## Work to complete
In the data below, how many lines include the string "holidays"? Give only the number.

----- Task input -----

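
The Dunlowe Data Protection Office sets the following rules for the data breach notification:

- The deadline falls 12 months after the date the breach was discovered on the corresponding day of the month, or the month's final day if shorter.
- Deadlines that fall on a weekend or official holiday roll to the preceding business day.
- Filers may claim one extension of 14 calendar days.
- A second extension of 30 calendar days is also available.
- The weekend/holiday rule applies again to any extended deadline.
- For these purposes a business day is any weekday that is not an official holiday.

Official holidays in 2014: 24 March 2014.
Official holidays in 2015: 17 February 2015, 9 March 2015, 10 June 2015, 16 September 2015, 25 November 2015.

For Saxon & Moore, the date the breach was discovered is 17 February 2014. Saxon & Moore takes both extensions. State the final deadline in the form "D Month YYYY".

12 months after 17 February 2014, on the same day of the month, is 17 February 2015.
Because 17 February 2015 is a listed holiday, the deadline becomes 16 February 2015 (Monday).
Add the 14 calendar-day extension to 16 February 2015: 2 March 2015.
2 March 2015 is a Monday and not a listed holiday, so it stands.
With the 30-day extension, 2 March 2015 becomes 1 April 2015.
1 April 2015 is a Wednesday and not a listed holiday, so it stands.
So the filing is due 1 April 2015.

1 April 2015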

-----

## Solution for this exercise
2